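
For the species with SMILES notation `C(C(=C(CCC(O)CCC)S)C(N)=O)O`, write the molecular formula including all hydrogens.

C10H19NO3S

Heavy atoms from the SMILES: 10 C, 1 N, 3 O, 1 S.
Implicit hydrogens by atom environment:
  5 × C: 2 H each → 10
  3 × C: no H
  2 × O: 1 H each → 2
  1 × C: 3 H
  1 × C: 1 H
  1 × N: 2 H
  1 × O: no H
  1 × S: 1 H
  Total hydrogens = 19.
Molecular formula: C10H19NO3S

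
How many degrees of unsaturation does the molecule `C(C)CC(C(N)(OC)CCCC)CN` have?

Molecular formula from the SMILES: C11H26N2O.
DoU = (2C + 2 + N − H − X)/2 = (2·11 + 2 + 2 − 26 − 0)/2 = 0/2 = 0.
(Structurally: 0 ring(s) + 0 π bond(s) = 0.)

0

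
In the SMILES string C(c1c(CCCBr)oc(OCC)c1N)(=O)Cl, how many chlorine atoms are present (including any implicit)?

The symbol for chlorine appears 1 time in the SMILES.

1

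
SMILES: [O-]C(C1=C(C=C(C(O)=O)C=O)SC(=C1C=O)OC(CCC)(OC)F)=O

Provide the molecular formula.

C15H14FO8S-

Heavy atoms from the SMILES: 15 C, 1 F, 8 O, 1 S.
Implicit hydrogens by atom environment:
  6 × O: no H
  4 × C (aromatic): no H
  4 × C: no H
  3 × C: 1 H each → 3
  2 × C: 3 H each → 6
  2 × C: 2 H each → 4
  1 × F: no H
  1 × O: 1 H
  1 × O (charge -1): no H
  1 × S (aromatic): no H
  Total hydrogens = 14.
Net charge -1.
Molecular formula: C15H14FO8S-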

:::::

Work item = Nothing in the material may be left out; write it all out verbatim.

Answer =
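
For the species with SMILES notation `C(C(=C(CCC(O)CCC)S)C(N)=O)O`, write the molecular formula including all hydrogens.

C10H19NO3S

Heavy atoms from the SMILES: 10 C, 1 N, 3 O, 1 S.
Implicit hydrogens by atom environment:
  5 × C: 2 H each → 10
  3 × C: no H
  2 × O: 1 H each → 2
  1 × C: 3 H
  1 × C: 1 H
  1 × N: 2 H
  1 × O: no H
  1 × S: 1 H
  Total hydrogens = 19.
Molecular formula: C10H19NO3S

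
How many degrees of unsaturation does the molecule `C(C)CC(C(N)(OC)CCCC)CN` have?

Molecular formula from the SMILES: C11H26N2O.
DoU = (2C + 2 + N − H − X)/2 = (2·11 + 2 + 2 − 26 − 0)/2 = 0/2 = 0.
(Structurally: 0 ring(s) + 0 π bond(s) = 0.)

0

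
In the SMILES string C(c1c(CCCBr)oc(OCC)c1N)(=O)Cl, how many chlorine atoms are present (including any implicit)?

The symbol for chlorine appears 1 time in the SMILES.

1

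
SMILES: [O-]C(C1=C(C=C(C(O)=O)C=O)SC(=C1C=O)OC(CCC)(OC)F)=O

Provide the molecular formula.

C15H14FO8S-

Heavy atoms from the SMILES: 15 C, 1 F, 8 O, 1 S.
Implicit hydrogens by atom environment:
  6 × O: no H
  4 × C (aromatic): no H
  4 × C: no H
  3 × C: 1 H each → 3
  2 × C: 3 H each → 6
  2 × C: 2 H each → 4
  1 × F: no H
  1 × O: 1 H
  1 × O (charge -1): no H
  1 × S (aromatic): no H
  Total hydrogens = 14.
Net charge -1.
Molecular formula: C15H14FO8S-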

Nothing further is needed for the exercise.